What lines below contain the word "dose"? Please pull each one out.

:: INPUT DATA ::
**********

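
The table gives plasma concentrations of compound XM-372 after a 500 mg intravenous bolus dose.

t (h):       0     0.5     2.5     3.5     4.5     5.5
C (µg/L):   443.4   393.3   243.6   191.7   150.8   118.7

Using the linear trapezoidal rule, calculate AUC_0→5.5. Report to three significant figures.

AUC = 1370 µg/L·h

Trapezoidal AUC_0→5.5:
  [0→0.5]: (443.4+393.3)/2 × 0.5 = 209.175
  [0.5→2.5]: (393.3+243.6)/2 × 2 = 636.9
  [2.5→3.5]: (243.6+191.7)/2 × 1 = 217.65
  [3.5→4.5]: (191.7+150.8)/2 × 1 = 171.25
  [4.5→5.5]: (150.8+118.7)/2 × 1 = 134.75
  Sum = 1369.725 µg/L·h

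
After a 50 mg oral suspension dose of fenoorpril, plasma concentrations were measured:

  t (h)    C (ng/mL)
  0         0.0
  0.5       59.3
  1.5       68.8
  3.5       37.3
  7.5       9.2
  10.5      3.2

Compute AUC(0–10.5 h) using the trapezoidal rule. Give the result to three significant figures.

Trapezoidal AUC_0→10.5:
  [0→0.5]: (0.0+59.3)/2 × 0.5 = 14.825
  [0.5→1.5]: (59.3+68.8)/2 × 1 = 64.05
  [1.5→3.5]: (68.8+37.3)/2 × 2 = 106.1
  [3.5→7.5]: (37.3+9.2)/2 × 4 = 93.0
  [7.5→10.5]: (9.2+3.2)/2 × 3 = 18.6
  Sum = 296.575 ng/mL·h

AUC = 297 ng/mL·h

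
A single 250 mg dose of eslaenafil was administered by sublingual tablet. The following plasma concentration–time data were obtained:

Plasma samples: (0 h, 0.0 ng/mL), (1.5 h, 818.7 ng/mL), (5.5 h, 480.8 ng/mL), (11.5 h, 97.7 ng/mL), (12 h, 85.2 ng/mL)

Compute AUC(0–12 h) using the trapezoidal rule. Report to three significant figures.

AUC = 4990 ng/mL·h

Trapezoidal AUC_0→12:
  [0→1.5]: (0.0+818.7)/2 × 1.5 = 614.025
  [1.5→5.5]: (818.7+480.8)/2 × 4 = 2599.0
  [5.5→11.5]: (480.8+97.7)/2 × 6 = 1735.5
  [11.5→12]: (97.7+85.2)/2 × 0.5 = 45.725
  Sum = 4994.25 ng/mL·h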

**********

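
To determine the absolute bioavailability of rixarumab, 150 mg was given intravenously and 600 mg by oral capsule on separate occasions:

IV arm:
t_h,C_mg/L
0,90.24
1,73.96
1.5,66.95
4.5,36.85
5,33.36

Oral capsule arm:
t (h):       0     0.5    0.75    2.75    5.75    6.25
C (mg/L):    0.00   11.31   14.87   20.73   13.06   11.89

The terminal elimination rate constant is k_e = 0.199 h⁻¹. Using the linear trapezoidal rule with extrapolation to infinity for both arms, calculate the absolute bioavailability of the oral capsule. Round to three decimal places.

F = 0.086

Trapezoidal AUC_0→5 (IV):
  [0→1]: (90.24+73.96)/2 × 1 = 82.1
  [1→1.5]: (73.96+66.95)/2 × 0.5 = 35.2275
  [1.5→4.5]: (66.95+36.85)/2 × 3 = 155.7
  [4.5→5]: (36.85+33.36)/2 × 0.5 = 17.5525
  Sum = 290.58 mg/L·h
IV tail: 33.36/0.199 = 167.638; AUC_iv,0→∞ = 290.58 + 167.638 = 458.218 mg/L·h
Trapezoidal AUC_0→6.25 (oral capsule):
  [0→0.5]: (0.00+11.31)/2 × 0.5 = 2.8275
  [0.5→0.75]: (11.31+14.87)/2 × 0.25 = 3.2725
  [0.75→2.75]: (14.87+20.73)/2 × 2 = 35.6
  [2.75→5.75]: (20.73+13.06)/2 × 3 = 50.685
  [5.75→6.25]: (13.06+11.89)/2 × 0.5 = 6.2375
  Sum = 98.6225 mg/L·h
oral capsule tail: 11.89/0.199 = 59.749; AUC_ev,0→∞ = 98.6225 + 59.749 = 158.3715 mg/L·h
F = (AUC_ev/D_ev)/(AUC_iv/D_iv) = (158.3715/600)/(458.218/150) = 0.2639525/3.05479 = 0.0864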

**********

:: OUTPUT ::
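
The table gives plasma concentrations of compound XM-372 after a 500 mg intravenous bolus dose.
After a 50 mg oral suspension dose of fenoorpril, plasma concentrations were measured:
A single 250 mg dose of eslaenafil was administered by sublingual tablet. The following plasma concentration–time data were obtained: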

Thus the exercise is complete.